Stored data

[Start of section]

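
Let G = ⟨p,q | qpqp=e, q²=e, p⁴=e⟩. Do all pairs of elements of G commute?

p·q = pq but q·p = p³q, so p·q ≠ q·p and G is not abelian.

Answer: No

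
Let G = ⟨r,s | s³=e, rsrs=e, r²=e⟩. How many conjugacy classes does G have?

The conjugacy classes (representative and size) are:
  [e] (size 1), [rs²] (size 3), [s²] (size 2).
Class equation: 1 + 3 + 2 = 6 = |G|. So G has 3 conjugacy classes.

Answer: 3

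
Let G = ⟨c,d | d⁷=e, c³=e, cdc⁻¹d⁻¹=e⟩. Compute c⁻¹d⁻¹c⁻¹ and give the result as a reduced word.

Multiply left to right, reducing at each step:
  (c²) · d⁻¹ = c²d⁶
  (c²d⁶) · c⁻¹ = cd⁶

Answer: cd⁶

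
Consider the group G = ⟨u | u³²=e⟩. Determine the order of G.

G is generated by a single element, so G is cyclic. The relator gives u³² = e and no smaller power is forced to be e, so the 32 powers {e, u, u², u³, u⁴, u⁵, u⁶, u⁷, u⁸, u⁹, u²², u²³, u²¹, u²⁰, u²⁴, u²⁵, u²⁶, u²⁷, u²⁸, u²⁹, u³¹, u³⁰, u¹², u¹³, u¹¹, u¹⁰, u¹⁴, u¹⁵, u¹⁶, u¹⁷, u¹⁸, u¹⁹} are distinct. Hence |G| = 32.

Answer: 32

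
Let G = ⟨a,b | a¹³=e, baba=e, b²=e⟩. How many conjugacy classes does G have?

The conjugacy classes (representative and size) are:
  [e] (size 1), [a¹²] (size 2), [a¹¹] (size 2), [a³] (size 2), [a⁴] (size 2), [a⁸] (size 2), [a⁶] (size 2), [b] (size 13).
Class equation: 1 + 2 + 2 + 2 + 2 + 2 + 2 + 13 = 26 = |G|. So G has 8 conjugacy classes.

Answer: 8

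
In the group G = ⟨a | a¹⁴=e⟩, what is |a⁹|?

Compute successive powers until reaching e:
  (a⁹)¹ = a⁹, (a⁹)² = a⁴, (a⁹)³ = a¹³, (a⁹)⁴ = a⁸, (a⁹)⁵ = a³, (a⁹)⁶ = a¹², (a⁹)⁷ = a⁷, (a⁹)⁸ = a², (a⁹)⁹ = a¹¹, (a⁹)¹⁰ = a⁶, (a⁹)¹¹ = a, (a⁹)¹² = a¹⁰, (a⁹)¹³ = a⁵, (a⁹)¹⁴ = e.
The smallest positive k with (a⁹)ᵏ = e is 14.

Answer: 14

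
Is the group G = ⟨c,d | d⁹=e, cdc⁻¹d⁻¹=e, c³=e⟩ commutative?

Each pair of generators commutes: c·d = cd = d·c. Since the generators pairwise commute, every element of G commutes with every other, so G is abelian.

Answer: Yes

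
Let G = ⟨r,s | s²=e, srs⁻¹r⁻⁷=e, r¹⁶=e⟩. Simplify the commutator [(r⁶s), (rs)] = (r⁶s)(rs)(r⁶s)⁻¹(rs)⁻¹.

[(r⁶s), (rs)] = (r⁶s)·(rs)·(r⁶s)⁻¹·(rs)⁻¹.
  (r⁶s) · (rs) = r¹³
  (r¹³) · (r⁶s) = r³s
  (r³s) · (r⁹s) = r²

Answer: r²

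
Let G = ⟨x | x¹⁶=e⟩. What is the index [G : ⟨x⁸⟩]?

First find ord(x⁸) by computing successive powers:
  (x⁸)¹ = x⁸, (x⁸)² = e.
So |⟨x⁸⟩| = ord(x⁸) = 2. With |G| = 16, by Lagrange [G : ⟨x⁸⟩] = 16/2 = 8.

Answer: 8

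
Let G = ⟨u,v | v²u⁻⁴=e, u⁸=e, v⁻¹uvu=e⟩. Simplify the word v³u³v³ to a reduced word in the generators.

Multiply left to right, reducing at each step:
  (v⁻¹) · u³ = uv
  (uv) · v³ = u

Answer: u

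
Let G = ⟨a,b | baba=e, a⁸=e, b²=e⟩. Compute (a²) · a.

Compute (a²) · a by multiplying left to right and reducing via the relations at each step:
  (a²) · a = a³

Answer: a³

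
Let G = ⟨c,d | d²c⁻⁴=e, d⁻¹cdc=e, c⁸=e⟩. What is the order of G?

Enumerate words in the generators, reducing via the relations: the distinct elements are
  {c, d, e, cd, c², c³, c⁴, c⁵, c⁶, c⁷, c²d, c³d, d⁻¹, cd⁻¹, c²d⁻¹, c³d⁻¹}.
No further products give new elements, so |G| = 16.

Answer: 16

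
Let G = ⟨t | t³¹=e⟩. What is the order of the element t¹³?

Compute successive powers until reaching e:
  (t¹³)¹ = t¹³, (t¹³)² = t²⁶, (t¹³)³ = t⁸, (t¹³)⁴ = t²¹, (t¹³)⁵ = t³, (t¹³)⁶ = t¹⁶, (t¹³)⁷ = t²⁹, (t¹³)⁸ = t¹¹, (t¹³)⁹ = t²⁴, (t¹³)¹⁰ = t⁶, (t¹³)¹¹ = t¹⁹, (t¹³)¹² = t, (t¹³)¹³ = t¹⁴, (t¹³)¹⁴ = t²⁷, (t¹³)¹⁵ = t⁹, (t¹³)¹⁶ = t²², (t¹³)¹⁷ = t⁴, (t¹³)¹⁸ = t¹⁷, (t¹³)¹⁹ = t³⁰, (t¹³)²⁰ = t¹², (t¹³)²¹ = t²⁵, (t¹³)²² = t⁷, (t¹³)²³ = t²⁰, (t¹³)²⁴ = t², (t¹³)²⁵ = t¹⁵, (t¹³)²⁶ = t²⁸, (t¹³)²⁷ = t¹⁰, (t¹³)²⁸ = t²³, (t¹³)²⁹ = t⁵, (t¹³)³⁰ = t¹⁸, (t¹³)³¹ = e.
The smallest positive k with (t¹³)ᵏ = e is 31.

Answer: 31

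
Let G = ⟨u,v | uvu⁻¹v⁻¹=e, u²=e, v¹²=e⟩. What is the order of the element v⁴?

Compute successive powers until reaching e:
  (v⁴)¹ = v⁴, (v⁴)² = v⁸, (v⁴)³ = e.
The smallest positive k with (v⁴)ᵏ = e is 3.

Answer: 3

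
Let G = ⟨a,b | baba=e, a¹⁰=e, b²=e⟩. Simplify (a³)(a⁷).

Compute (a³) · (a⁷) by multiplying left to right and reducing via the relations at each step:
  (a³) · a⁷ = e

Answer: e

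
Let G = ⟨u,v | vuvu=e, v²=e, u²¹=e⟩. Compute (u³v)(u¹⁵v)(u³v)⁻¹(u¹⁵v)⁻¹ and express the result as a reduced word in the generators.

[(u³v), (u¹⁵v)] = (u³v)·(u¹⁵v)·(u³v)⁻¹·(u¹⁵v)⁻¹.
  (u³v) · (u¹⁵v) = u⁹
  (u⁹) · (u³v) = u¹²v
  (u¹²v) · (u¹⁵v) = u¹⁸

Answer: u¹⁸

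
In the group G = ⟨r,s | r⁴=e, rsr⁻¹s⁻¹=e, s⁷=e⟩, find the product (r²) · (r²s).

Compute (r²) · (r²s) by multiplying left to right and reducing via the relations at each step:
  (r²) · r² = e
  e · s = s

Answer: s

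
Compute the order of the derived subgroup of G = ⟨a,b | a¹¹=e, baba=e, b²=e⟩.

G' = [G, G] is generated by all commutators. The generator-pair commutators are: [a, b] = a².
The subgroup they normally generate is {e, a, a², a³, a⁴, a⁵, a⁶, a⁷, a⁸, a⁹, a¹⁰}, of order 11.
Check: |G/G'| = 22/11 = 2 is the order of the abelianisation.

Answer: 11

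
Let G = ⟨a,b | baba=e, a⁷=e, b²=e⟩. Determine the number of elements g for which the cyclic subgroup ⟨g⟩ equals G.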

[End of section]

# Exercise brief
Your answer must consist of every line above, reproduced exactly.

# Solved problem
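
Let G = ⟨p,q | qpqp=e, q²=e, p⁴=e⟩. Do all pairs of elements of G commute?

p·q = pq but q·p = p³q, so p·q ≠ q·p and G is not abelian.

Answer: No

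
Let G = ⟨r,s | s³=e, rsrs=e, r²=e⟩. How many conjugacy classes does G have?

The conjugacy classes (representative and size) are:
  [e] (size 1), [rs²] (size 3), [s²] (size 2).
Class equation: 1 + 3 + 2 = 6 = |G|. So G has 3 conjugacy classes.

Answer: 3

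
Let G = ⟨c,d | d⁷=e, c³=e, cdc⁻¹d⁻¹=e⟩. Compute c⁻¹d⁻¹c⁻¹ and give the result as a reduced word.

Multiply left to right, reducing at each step:
  (c²) · d⁻¹ = c²d⁶
  (c²d⁶) · c⁻¹ = cd⁶

Answer: cd⁶

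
Consider the group G = ⟨u | u³²=e⟩. Determine the order of G.

G is generated by a single element, so G is cyclic. The relator gives u³² = e and no smaller power is forced to be e, so the 32 powers {e, u, u², u³, u⁴, u⁵, u⁶, u⁷, u⁸, u⁹, u²², u²³, u²¹, u²⁰, u²⁴, u²⁵, u²⁶, u²⁷, u²⁸, u²⁹, u³¹, u³⁰, u¹², u¹³, u¹¹, u¹⁰, u¹⁴, u¹⁵, u¹⁶, u¹⁷, u¹⁸, u¹⁹} are distinct. Hence |G| = 32.

Answer: 32

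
Let G = ⟨a,b | a¹³=e, baba=e, b²=e⟩. How many conjugacy classes does G have?

The conjugacy classes (representative and size) are:
  [e] (size 1), [a¹²] (size 2), [a¹¹] (size 2), [a³] (size 2), [a⁴] (size 2), [a⁸] (size 2), [a⁶] (size 2), [b] (size 13).
Class equation: 1 + 2 + 2 + 2 + 2 + 2 + 2 + 13 = 26 = |G|. So G has 8 conjugacy classes.

Answer: 8

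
In the group G = ⟨a | a¹⁴=e⟩, what is |a⁹|?

Compute successive powers until reaching e:
  (a⁹)¹ = a⁹, (a⁹)² = a⁴, (a⁹)³ = a¹³, (a⁹)⁴ = a⁸, (a⁹)⁵ = a³, (a⁹)⁶ = a¹², (a⁹)⁷ = a⁷, (a⁹)⁸ = a², (a⁹)⁹ = a¹¹, (a⁹)¹⁰ = a⁶, (a⁹)¹¹ = a, (a⁹)¹² = a¹⁰, (a⁹)¹³ = a⁵, (a⁹)¹⁴ = e.
The smallest positive k with (a⁹)ᵏ = e is 14.

Answer: 14

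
Is the group G = ⟨c,d | d⁹=e, cdc⁻¹d⁻¹=e, c³=e⟩ commutative?

Each pair of generators commutes: c·d = cd = d·c. Since the generators pairwise commute, every element of G commutes with every other, so G is abelian.

Answer: Yes

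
Let G = ⟨r,s | s²=e, srs⁻¹r⁻⁷=e, r¹⁶=e⟩. Simplify the commutator [(r⁶s), (rs)] = (r⁶s)(rs)(r⁶s)⁻¹(rs)⁻¹.

[(r⁶s), (rs)] = (r⁶s)·(rs)·(r⁶s)⁻¹·(rs)⁻¹.
  (r⁶s) · (rs) = r¹³
  (r¹³) · (r⁶s) = r³s
  (r³s) · (r⁹s) = r²

Answer: r²

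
Let G = ⟨x | x¹⁶=e⟩. What is the index [G : ⟨x⁸⟩]?

First find ord(x⁸) by computing successive powers:
  (x⁸)¹ = x⁸, (x⁸)² = e.
So |⟨x⁸⟩| = ord(x⁸) = 2. With |G| = 16, by Lagrange [G : ⟨x⁸⟩] = 16/2 = 8.

Answer: 8

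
Let G = ⟨u,v | v²u⁻⁴=e, u⁸=e, v⁻¹uvu=e⟩. Simplify the word v³u³v³ to a reduced word in the generators.

Multiply left to right, reducing at each step:
  (v⁻¹) · u³ = uv
  (uv) · v³ = u

Answer: u

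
Let G = ⟨a,b | baba=e, a⁸=e, b²=e⟩. Compute (a²) · a.

Compute (a²) · a by multiplying left to right and reducing via the relations at each step:
  (a²) · a = a³

Answer: a³

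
Let G = ⟨c,d | d²c⁻⁴=e, d⁻¹cdc=e, c⁸=e⟩. What is the order of G?

Enumerate words in the generators, reducing via the relations: the distinct elements are
  {c, d, e, cd, c², c³, c⁴, c⁵, c⁶, c⁷, c²d, c³d, d⁻¹, cd⁻¹, c²d⁻¹, c³d⁻¹}.
No further products give new elements, so |G| = 16.

Answer: 16

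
Let G = ⟨t | t³¹=e⟩. What is the order of the element t¹³?

Compute successive powers until reaching e:
  (t¹³)¹ = t¹³, (t¹³)² = t²⁶, (t¹³)³ = t⁸, (t¹³)⁴ = t²¹, (t¹³)⁵ = t³, (t¹³)⁶ = t¹⁶, (t¹³)⁷ = t²⁹, (t¹³)⁸ = t¹¹, (t¹³)⁹ = t²⁴, (t¹³)¹⁰ = t⁶, (t¹³)¹¹ = t¹⁹, (t¹³)¹² = t, (t¹³)¹³ = t¹⁴, (t¹³)¹⁴ = t²⁷, (t¹³)¹⁵ = t⁹, (t¹³)¹⁶ = t²², (t¹³)¹⁷ = t⁴, (t¹³)¹⁸ = t¹⁷, (t¹³)¹⁹ = t³⁰, (t¹³)²⁰ = t¹², (t¹³)²¹ = t²⁵, (t¹³)²² = t⁷, (t¹³)²³ = t²⁰, (t¹³)²⁴ = t², (t¹³)²⁵ = t¹⁵, (t¹³)²⁶ = t²⁸, (t¹³)²⁷ = t¹⁰, (t¹³)²⁸ = t²³, (t¹³)²⁹ = t⁵, (t¹³)³⁰ = t¹⁸, (t¹³)³¹ = e.
The smallest positive k with (t¹³)ᵏ = e is 31.

Answer: 31

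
Let G = ⟨u,v | uvu⁻¹v⁻¹=e, u²=e, v¹²=e⟩. What is the order of the element v⁴?

Compute successive powers until reaching e:
  (v⁴)¹ = v⁴, (v⁴)² = v⁸, (v⁴)³ = e.
The smallest positive k with (v⁴)ᵏ = e is 3.

Answer: 3

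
Let G = ⟨a,b | baba=e, a¹⁰=e, b²=e⟩. Simplify (a³)(a⁷).

Compute (a³) · (a⁷) by multiplying left to right and reducing via the relations at each step:
  (a³) · a⁷ = e

Answer: e

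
Let G = ⟨u,v | vuvu=e, v²=e, u²¹=e⟩. Compute (u³v)(u¹⁵v)(u³v)⁻¹(u¹⁵v)⁻¹ and express the result as a reduced word in the generators.

[(u³v), (u¹⁵v)] = (u³v)·(u¹⁵v)·(u³v)⁻¹·(u¹⁵v)⁻¹.
  (u³v) · (u¹⁵v) = u⁹
  (u⁹) · (u³v) = u¹²v
  (u¹²v) · (u¹⁵v) = u¹⁸

Answer: u¹⁸

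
In the group G = ⟨r,s | r⁴=e, rsr⁻¹s⁻¹=e, s⁷=e⟩, find the product (r²) · (r²s).

Compute (r²) · (r²s) by multiplying left to right and reducing via the relations at each step:
  (r²) · r² = e
  e · s = s

Answer: s

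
Compute the order of the derived subgroup of G = ⟨a,b | a¹¹=e, baba=e, b²=e⟩.

G' = [G, G] is generated by all commutators. The generator-pair commutators are: [a, b] = a².
The subgroup they normally generate is {e, a, a², a³, a⁴, a⁵, a⁶, a⁷, a⁸, a⁹, a¹⁰}, of order 11.
Check: |G/G'| = 22/11 = 2 is the order of the abelianisation.

Answer: 11

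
Let G = ⟨a,b | baba=e, a⁷=e, b²=e⟩. Determine the number of elements g for which the cyclic subgroup ⟨g⟩ equals G.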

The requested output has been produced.